## TASK TO CARRY OUT
Please copy out the records that follow exactly as they stand.

## MATERIAL PROVIDED
***

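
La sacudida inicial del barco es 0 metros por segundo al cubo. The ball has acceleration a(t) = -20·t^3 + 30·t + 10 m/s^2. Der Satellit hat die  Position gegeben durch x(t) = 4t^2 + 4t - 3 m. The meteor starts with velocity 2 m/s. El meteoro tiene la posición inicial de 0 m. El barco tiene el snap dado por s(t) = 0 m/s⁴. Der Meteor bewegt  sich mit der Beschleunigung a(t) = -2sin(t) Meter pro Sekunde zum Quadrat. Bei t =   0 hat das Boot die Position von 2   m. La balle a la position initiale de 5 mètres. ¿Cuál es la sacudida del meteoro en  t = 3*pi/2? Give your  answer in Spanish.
Partiendo de la aceleración a(t) = -2·sin(t), tomamos 1 derivada. Tomando d/dt de a(t), encontramos j(t) = -2·cos(t). Usando j(t) = -2·cos(t) y sustituyendo t = 3*pi/2, encontramos j = 0.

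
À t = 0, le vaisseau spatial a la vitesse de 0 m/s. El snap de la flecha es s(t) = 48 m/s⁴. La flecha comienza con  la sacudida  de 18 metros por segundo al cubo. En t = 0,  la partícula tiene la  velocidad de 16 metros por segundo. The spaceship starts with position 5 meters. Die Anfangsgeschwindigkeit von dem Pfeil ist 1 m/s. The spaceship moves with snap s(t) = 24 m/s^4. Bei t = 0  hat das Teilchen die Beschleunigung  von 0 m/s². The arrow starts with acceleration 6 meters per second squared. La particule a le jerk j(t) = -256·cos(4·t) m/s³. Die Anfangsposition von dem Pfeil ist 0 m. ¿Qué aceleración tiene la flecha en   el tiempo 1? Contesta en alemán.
Wir müssen die Stammfunktion unserer Gleichung für den Snap s(t) = 48 2-mal finden. Mit ∫s(t)dt und Anwendung von j(0) = 18, finden wir j(t) = 48·t + 18. Das Integral von dem Ruck, mit a(0) = 6, ergibt die Beschleunigung: a(t) = 24·t^2 + 18·t + 6. Mit a(t) = 24·t^2 + 18·t + 6 und Einsetzen von t = 1, finden wir a = 48.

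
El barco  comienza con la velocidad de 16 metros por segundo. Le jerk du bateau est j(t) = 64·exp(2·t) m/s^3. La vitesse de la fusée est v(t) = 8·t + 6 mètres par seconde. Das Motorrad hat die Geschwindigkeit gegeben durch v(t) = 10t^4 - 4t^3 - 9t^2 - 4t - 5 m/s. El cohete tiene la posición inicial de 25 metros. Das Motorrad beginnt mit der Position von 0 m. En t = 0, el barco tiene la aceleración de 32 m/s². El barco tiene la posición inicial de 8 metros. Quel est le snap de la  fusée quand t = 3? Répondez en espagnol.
Para resolver esto, necesitamos tomar 3 derivadas de nuestra ecuación de la velocidad v(t) = 8·t + 6. Derivando la velocidad, obtenemos la aceleración: a(t) = 8. Derivando la aceleración, obtenemos la sacudida: j(t) = 0. Tomando d/dt de j(t), encontramos s(t) = 0. De la ecuación del snap s(t) = 0, sustituimos t = 3 para obtener s = 0.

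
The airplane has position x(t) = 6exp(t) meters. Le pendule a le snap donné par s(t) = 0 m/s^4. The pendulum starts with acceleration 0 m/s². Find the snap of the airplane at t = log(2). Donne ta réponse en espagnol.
Debemos derivar nuestra ecuación de la posición x(t) = 6·exp(t) 4 veces. Derivando la posición, obtenemos la velocidad: v(t) = 6·exp(t). Tomando d/dt de v(t), encontramos a(t) = 6·exp(t). Tomando d/dt de a(t), encontramos j(t) = 6·exp(t). Tomando d/dt de j(t), encontramos s(t) = 6·exp(t). Usando s(t) = 6·exp(t) y sustituyendo t = log(2), encontramos s = 12.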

***

## EXPECTED ANSWER
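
La sacudida inicial del barco es 0 metros por segundo al cubo. The ball has acceleration a(t) = -20·t^3 + 30·t + 10 m/s^2. Der Satellit hat die  Position gegeben durch x(t) = 4t^2 + 4t - 3 m. The meteor starts with velocity 2 m/s. El meteoro tiene la posición inicial de 0 m. El barco tiene el snap dado por s(t) = 0 m/s⁴. Der Meteor bewegt  sich mit der Beschleunigung a(t) = -2sin(t) Meter pro Sekunde zum Quadrat. Bei t =   0 hat das Boot die Position von 2   m. La balle a la position initiale de 5 mètres. ¿Cuál es la sacudida del meteoro en  t = 3*pi/2? Give your  answer in Spanish.
Partiendo de la aceleración a(t) = -2·sin(t), tomamos 1 derivada. Tomando d/dt de a(t), encontramos j(t) = -2·cos(t). Usando j(t) = -2·cos(t) y sustituyendo t = 3*pi/2, encontramos j = 0.

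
À t = 0, le vaisseau spatial a la vitesse de 0 m/s. El snap de la flecha es s(t) = 48 m/s⁴. La flecha comienza con  la sacudida  de 18 metros por segundo al cubo. En t = 0,  la partícula tiene la  velocidad de 16 metros por segundo. The spaceship starts with position 5 meters. Die Anfangsgeschwindigkeit von dem Pfeil ist 1 m/s. The spaceship moves with snap s(t) = 24 m/s^4. Bei t = 0  hat das Teilchen die Beschleunigung  von 0 m/s². The arrow starts with acceleration 6 meters per second squared. La particule a le jerk j(t) = -256·cos(4·t) m/s³. Die Anfangsposition von dem Pfeil ist 0 m. ¿Qué aceleración tiene la flecha en   el tiempo 1? Contesta en alemán.
Wir müssen die Stammfunktion unserer Gleichung für den Snap s(t) = 48 2-mal finden. Mit ∫s(t)dt und Anwendung von j(0) = 18, finden wir j(t) = 48·t + 18. Das Integral von dem Ruck, mit a(0) = 6, ergibt die Beschleunigung: a(t) = 24·t^2 + 18·t + 6. Mit a(t) = 24·t^2 + 18·t + 6 und Einsetzen von t = 1, finden wir a = 48.

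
El barco  comienza con la velocidad de 16 metros por segundo. Le jerk du bateau est j(t) = 64·exp(2·t) m/s^3. La vitesse de la fusée est v(t) = 8·t + 6 mètres par seconde. Das Motorrad hat die Geschwindigkeit gegeben durch v(t) = 10t^4 - 4t^3 - 9t^2 - 4t - 5 m/s. El cohete tiene la posición inicial de 25 metros. Das Motorrad beginnt mit der Position von 0 m. En t = 0, el barco tiene la aceleración de 32 m/s². El barco tiene la posición inicial de 8 metros. Quel est le snap de la  fusée quand t = 3? Répondez en espagnol.
Para resolver esto, necesitamos tomar 3 derivadas de nuestra ecuación de la velocidad v(t) = 8·t + 6. Derivando la velocidad, obtenemos la aceleración: a(t) = 8. Derivando la aceleración, obtenemos la sacudida: j(t) = 0. Tomando d/dt de j(t), encontramos s(t) = 0. De la ecuación del snap s(t) = 0, sustituimos t = 3 para obtener s = 0.

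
The airplane has position x(t) = 6exp(t) meters. Le pendule a le snap donné par s(t) = 0 m/s^4. The pendulum starts with acceleration 0 m/s². Find the snap of the airplane at t = log(2). Donne ta réponse en espagnol.
Debemos derivar nuestra ecuación de la posición x(t) = 6·exp(t) 4 veces. Derivando la posición, obtenemos la velocidad: v(t) = 6·exp(t). Tomando d/dt de v(t), encontramos a(t) = 6·exp(t). Tomando d/dt de a(t), encontramos j(t) = 6·exp(t). Tomando d/dt de j(t), encontramos s(t) = 6·exp(t). Usando s(t) = 6·exp(t) y sustituyendo t = log(2), encontramos s = 12.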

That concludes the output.